* WORK TASK:
Only lines holding the word "crib" are wanted from the records; copy all of them.
┌──
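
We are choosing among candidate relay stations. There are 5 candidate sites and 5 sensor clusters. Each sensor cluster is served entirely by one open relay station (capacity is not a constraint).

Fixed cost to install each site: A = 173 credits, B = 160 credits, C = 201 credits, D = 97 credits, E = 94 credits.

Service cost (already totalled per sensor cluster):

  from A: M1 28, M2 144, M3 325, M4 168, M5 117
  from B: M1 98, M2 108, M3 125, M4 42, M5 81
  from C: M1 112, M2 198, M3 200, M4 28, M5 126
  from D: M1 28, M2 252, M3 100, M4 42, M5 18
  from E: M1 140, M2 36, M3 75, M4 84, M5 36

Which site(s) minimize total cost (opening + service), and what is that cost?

For any fixed open set, each sensor cluster goes to its cheapest open site; total = fixed + service.
{D, E}: M1→D 28, M2→E 36, M3→E 75, M4→D 42, M5→D 18. Service 199; fixed 191; total 390.
{E}: M1→E 140, M2→E 36, M3→E 75, M4→E 84, M5→E 36. Service 371; fixed 94; total 465.
{A, E}: M1→A 28, M2→E 36, M3→E 75, M4→E 84, M5→E 36. Service 259; fixed 267; total 526.
{A, B, C, D, E}: service 185 + fixed 725 = 910
No other subset beats 390.

Open D and E; minimum total cost 390.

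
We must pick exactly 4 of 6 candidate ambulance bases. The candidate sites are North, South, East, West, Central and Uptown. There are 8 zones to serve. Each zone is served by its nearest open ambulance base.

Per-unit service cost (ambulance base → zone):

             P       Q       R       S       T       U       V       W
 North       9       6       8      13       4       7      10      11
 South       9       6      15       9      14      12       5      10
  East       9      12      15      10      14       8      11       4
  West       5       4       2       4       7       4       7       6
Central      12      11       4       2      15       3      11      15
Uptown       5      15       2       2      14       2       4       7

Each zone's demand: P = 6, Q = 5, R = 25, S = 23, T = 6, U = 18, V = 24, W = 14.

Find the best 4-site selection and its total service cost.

With exactly 4 open, each zone uses its cheapest among the chosen.
{North, East, West, Uptown}: P→West 5·6=30, Q→West 4·5=20, R→West 2·25=50, S→Uptown 2·23=46, T→North 4·6=24, U→Uptown 2·18=36, V→Uptown 4·24=96, W→East 4·14=56. Service cost 358.
{North, South, East, Uptown}: service cost 368
{North, East, Central, Uptown}: service cost 368
Among all 15 size-4 choices, {North, East, West, Uptown} is lowest.

Choose North, East, West and Uptown; total service cost 358.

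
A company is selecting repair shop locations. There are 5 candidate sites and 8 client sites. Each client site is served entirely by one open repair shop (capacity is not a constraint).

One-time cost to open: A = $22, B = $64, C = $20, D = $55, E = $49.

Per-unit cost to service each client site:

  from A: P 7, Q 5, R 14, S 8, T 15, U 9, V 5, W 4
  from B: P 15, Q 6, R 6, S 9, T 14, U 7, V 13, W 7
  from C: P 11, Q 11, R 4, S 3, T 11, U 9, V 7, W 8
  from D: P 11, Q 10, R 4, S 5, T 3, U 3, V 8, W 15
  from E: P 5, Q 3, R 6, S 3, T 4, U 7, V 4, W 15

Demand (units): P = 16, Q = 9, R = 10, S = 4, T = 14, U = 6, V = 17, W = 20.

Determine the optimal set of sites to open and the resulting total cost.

For any fixed open set, each client site goes to its cheapest open site; total = fixed + service.
{A, D, E}: P→E 5·16=80, Q→E 3·9=27, R→D 4·10=40, S→E 3·4=12, T→D 3·14=42, U→D 3·6=18, V→E 4·17=68, W→A 4·20=80. Service 367; fixed 126; total 493.
{A, C, E}: service 405 + fixed 91 = 496
{A, E}: service 425 + fixed 71 = 496
{A, B, C, D, E}: service 367 + fixed 210 = 577
No other subset beats 493.

Open A, D and E; minimum total cost 493.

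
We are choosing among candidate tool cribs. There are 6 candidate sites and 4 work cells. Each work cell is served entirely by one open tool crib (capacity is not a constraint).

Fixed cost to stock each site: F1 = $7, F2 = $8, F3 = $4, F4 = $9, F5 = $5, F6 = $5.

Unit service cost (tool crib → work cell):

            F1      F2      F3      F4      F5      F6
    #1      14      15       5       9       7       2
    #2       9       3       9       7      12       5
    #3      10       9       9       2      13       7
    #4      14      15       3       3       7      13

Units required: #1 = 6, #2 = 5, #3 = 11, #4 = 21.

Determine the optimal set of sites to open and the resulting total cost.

Open F2, F4 and F6; minimum total cost 134.

For any fixed open set, each work cell goes to its cheapest open site; total = fixed + service.
{F2, F4, F6}: #1→F6 2·6=12, #2→F2 3·5=15, #3→F4 2·11=22, #4→F4 3·21=63. Service 112; fixed 22; total 134.
{F4, F6}: service 122 + fixed 14 = 136
{F2, F3, F4, F6}: #1→F6 2·6=12, #2→F2 3·5=15, #3→F4 2·11=22, #4→F3 3·21=63. Service 112; fixed 26; total 138.
{F1, F2, F3, F4, F5, F6}: service 112 + fixed 38 = 150
No other subset beats 134.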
└──
* TASK SOLUTION:
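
We are choosing among candidate tool cribs. There are 6 candidate sites and 4 work cells. Each work cell is served entirely by one open tool crib (capacity is not a constraint).
Unit service cost (tool crib → work cell):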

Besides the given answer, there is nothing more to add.